Word for word, restate the lines of the data from the first through the one containing "n2: b = w ^ w;", and nothing else.

[Dataset entries]
..........

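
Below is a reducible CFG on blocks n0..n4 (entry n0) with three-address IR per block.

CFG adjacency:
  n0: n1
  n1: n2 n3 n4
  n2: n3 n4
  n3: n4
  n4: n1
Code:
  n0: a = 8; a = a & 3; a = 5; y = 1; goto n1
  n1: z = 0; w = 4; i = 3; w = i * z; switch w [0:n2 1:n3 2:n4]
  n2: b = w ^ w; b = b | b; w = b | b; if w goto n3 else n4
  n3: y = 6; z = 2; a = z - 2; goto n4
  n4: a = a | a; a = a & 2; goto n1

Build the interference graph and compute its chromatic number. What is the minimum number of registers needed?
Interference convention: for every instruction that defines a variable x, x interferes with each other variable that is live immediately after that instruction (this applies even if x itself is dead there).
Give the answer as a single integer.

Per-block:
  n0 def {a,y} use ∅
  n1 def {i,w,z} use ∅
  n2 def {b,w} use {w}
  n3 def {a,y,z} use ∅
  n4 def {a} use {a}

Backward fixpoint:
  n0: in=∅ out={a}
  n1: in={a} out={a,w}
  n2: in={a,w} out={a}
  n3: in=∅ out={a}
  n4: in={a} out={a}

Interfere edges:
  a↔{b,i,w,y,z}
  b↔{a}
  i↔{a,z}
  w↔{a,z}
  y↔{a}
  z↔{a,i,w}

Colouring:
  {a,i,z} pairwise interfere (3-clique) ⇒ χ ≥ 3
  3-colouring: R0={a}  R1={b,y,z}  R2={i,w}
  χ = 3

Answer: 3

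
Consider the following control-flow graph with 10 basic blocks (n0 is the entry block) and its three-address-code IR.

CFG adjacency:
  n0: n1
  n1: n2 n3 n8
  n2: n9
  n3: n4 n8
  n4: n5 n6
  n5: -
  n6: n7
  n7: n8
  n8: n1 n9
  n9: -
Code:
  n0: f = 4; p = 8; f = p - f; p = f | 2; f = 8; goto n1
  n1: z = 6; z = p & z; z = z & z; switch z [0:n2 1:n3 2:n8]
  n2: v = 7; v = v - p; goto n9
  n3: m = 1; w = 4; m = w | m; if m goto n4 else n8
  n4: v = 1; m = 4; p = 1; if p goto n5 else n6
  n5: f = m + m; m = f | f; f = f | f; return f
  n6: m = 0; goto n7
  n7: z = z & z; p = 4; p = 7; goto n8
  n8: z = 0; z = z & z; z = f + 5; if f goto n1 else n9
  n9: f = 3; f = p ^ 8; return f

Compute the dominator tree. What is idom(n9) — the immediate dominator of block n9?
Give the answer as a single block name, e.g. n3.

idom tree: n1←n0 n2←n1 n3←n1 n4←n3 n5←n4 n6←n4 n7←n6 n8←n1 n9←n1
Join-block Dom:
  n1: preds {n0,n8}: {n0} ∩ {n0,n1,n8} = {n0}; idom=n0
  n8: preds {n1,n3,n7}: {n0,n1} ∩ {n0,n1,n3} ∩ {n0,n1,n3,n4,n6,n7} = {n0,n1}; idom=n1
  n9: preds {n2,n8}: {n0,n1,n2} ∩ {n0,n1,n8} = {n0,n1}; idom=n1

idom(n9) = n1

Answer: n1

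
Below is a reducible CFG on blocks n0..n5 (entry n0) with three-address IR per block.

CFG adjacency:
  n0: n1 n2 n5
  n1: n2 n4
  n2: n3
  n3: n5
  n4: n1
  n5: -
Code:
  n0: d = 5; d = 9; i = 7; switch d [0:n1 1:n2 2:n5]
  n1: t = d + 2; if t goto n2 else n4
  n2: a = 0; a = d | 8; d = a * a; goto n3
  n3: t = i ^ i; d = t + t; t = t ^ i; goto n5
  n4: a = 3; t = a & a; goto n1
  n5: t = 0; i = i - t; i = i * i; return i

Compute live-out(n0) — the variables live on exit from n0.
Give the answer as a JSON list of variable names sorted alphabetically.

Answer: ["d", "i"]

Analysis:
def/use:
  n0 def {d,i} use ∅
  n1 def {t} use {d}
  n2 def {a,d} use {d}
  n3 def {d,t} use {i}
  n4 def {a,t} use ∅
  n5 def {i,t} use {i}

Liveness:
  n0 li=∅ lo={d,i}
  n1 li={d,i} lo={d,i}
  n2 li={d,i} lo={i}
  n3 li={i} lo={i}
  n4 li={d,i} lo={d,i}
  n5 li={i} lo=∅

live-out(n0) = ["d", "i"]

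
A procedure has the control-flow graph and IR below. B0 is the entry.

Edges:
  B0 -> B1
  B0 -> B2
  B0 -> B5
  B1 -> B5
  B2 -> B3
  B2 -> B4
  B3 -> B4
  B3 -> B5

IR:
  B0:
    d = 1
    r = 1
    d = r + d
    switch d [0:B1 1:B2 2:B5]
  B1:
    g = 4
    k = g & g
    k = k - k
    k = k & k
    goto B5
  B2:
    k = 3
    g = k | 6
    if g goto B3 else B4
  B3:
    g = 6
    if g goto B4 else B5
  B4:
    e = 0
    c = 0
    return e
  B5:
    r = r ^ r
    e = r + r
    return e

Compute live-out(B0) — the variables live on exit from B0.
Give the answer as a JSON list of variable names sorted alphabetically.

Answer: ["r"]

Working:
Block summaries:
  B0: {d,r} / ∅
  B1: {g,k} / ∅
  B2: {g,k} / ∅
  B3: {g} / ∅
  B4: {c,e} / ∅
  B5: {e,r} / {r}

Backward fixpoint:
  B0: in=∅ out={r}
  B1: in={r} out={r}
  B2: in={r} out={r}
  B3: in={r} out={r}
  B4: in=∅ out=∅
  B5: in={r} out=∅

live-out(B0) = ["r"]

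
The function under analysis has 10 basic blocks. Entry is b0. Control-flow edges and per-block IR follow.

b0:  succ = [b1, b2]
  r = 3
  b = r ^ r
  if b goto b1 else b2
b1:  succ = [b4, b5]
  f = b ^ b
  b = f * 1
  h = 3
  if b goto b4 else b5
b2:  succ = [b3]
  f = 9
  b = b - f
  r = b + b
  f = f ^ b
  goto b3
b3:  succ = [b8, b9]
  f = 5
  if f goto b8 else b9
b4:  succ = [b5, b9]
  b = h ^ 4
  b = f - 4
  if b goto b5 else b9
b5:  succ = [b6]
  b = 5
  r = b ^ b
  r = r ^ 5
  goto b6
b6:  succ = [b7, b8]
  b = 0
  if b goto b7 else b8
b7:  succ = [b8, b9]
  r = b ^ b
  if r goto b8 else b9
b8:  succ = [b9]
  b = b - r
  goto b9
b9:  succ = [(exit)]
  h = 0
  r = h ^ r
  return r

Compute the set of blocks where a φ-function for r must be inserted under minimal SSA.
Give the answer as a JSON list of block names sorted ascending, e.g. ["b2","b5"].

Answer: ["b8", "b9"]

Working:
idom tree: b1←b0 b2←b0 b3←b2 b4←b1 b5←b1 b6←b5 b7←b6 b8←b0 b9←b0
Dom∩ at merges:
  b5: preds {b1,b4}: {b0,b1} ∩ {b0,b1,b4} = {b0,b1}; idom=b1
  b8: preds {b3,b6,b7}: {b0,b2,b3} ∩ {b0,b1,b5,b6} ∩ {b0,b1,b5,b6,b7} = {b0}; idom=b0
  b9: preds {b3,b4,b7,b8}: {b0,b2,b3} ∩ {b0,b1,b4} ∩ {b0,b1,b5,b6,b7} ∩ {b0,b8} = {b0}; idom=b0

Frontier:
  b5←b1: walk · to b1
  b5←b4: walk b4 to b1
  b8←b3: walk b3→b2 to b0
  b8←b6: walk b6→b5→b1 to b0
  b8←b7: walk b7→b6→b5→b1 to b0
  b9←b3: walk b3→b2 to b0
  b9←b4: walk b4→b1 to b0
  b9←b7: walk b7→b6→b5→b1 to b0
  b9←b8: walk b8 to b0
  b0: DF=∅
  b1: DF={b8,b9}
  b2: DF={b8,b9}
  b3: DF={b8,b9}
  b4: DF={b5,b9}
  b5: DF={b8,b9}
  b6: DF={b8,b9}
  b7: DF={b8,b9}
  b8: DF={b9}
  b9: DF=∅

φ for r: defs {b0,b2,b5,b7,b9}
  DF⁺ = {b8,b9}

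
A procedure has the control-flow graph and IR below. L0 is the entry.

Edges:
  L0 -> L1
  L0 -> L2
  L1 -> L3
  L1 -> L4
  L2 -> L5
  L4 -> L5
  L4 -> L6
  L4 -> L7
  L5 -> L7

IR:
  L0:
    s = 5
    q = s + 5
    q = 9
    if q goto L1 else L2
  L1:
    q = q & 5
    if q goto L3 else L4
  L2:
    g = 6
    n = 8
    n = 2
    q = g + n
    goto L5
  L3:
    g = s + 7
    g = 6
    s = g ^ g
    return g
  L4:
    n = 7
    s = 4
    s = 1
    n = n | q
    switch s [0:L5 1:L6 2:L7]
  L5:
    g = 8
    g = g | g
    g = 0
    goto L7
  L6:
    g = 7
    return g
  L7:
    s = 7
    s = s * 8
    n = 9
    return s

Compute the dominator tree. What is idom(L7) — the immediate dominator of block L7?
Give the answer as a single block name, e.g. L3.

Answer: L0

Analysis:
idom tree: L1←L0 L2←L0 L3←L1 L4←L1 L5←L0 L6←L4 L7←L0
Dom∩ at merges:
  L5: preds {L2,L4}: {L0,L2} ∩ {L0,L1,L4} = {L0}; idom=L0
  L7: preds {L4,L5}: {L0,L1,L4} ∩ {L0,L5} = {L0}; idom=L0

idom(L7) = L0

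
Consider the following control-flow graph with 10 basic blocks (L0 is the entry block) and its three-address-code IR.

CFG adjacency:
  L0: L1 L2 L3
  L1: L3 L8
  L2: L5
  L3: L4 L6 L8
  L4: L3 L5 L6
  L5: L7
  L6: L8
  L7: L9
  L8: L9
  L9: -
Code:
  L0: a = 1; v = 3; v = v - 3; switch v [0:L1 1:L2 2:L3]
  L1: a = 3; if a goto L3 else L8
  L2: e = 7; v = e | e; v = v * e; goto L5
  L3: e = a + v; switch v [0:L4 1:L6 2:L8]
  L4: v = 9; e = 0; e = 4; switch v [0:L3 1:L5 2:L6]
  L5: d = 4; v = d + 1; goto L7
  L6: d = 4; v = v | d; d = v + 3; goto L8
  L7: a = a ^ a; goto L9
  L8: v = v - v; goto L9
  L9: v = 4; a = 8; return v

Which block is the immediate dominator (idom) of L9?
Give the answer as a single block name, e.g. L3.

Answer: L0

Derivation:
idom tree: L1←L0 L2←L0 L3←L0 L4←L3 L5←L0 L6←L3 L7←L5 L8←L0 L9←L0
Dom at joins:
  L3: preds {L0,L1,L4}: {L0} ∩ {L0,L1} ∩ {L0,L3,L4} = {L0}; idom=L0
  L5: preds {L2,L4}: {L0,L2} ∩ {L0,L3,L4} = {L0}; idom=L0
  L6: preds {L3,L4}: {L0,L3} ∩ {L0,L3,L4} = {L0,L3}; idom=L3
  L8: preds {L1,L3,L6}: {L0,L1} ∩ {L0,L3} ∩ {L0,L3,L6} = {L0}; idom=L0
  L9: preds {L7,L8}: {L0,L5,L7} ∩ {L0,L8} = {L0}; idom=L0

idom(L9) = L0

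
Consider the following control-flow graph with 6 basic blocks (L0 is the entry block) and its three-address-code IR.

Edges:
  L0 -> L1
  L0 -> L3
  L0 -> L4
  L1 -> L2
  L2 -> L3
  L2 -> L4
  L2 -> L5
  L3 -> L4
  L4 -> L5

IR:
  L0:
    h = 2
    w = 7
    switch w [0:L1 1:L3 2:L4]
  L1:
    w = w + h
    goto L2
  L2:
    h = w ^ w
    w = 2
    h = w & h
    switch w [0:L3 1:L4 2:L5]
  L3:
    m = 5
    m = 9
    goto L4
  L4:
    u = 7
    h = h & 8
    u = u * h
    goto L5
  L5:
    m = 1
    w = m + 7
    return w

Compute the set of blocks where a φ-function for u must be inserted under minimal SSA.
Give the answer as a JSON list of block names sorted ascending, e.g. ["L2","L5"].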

..........

### Response below
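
Below is a reducible CFG on blocks n0..n4 (entry n0) with three-address IR per block.

CFG adjacency:
  n0: n1
  n1: n2 n3 n4
  n2: n3 n4
  n3: n4
  n4: n1
Code:
  n0: a = 8; a = a & 3; a = 5; y = 1; goto n1
  n1: z = 0; w = 4; i = 3; w = i * z; switch w [0:n2 1:n3 2:n4]
  n2: b = w ^ w; b = b | b; w = b | b; if w goto n3 else n4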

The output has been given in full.